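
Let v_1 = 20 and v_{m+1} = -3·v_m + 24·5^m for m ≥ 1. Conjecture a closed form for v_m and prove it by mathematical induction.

v_m = 5(-3)^(m - 1) + 3·5^m

Computing the first terms: v_1 = 20, v_2 = 60, v_3 = 420. This suggests v_m = 5(-3)^(m - 1) + 3·5^m.
Base step (m = 1): the formula gives 20 = 20 = v_1.
Suppose the result is true for m = i, so v_i = 5(-3)^(i - 1) + 3·5^i.
Then v_{i+1} = -3·v_i + 24·5^i = -3·(5(-3)^(i - 1) + 3·5^i) + 24·5^i = 5(-3)^i + 3·5^(i + 1) = 5(-3)^((i+1) - 1) + 3·5^(i+1),
which is the claimed formula at m = i+1.
By induction, the statement is established for all m ≥ 1.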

What you are asked to do: Having read the records above, reproduce each one exactly.

Exercise solution:
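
Let v_1 = 20 and v_{m+1} = -3·v_m + 24·5^m for m ≥ 1. Conjecture a closed form for v_m and prove it by mathematical induction.

v_m = 5(-3)^(m - 1) + 3·5^m

Computing the first terms: v_1 = 20, v_2 = 60, v_3 = 420. This suggests v_m = 5(-3)^(m - 1) + 3·5^m.
Base step (m = 1): the formula gives 20 = 20 = v_1.
Suppose the result is true for m = i, so v_i = 5(-3)^(i - 1) + 3·5^i.
Then v_{i+1} = -3·v_i + 24·5^i = -3·(5(-3)^(i - 1) + 3·5^i) + 24·5^i = 5(-3)^i + 3·5^(i + 1) = 5(-3)^((i+1) - 1) + 3·5^(i+1),
which is the claimed formula at m = i+1.
By induction, the statement is established for all m ≥ 1.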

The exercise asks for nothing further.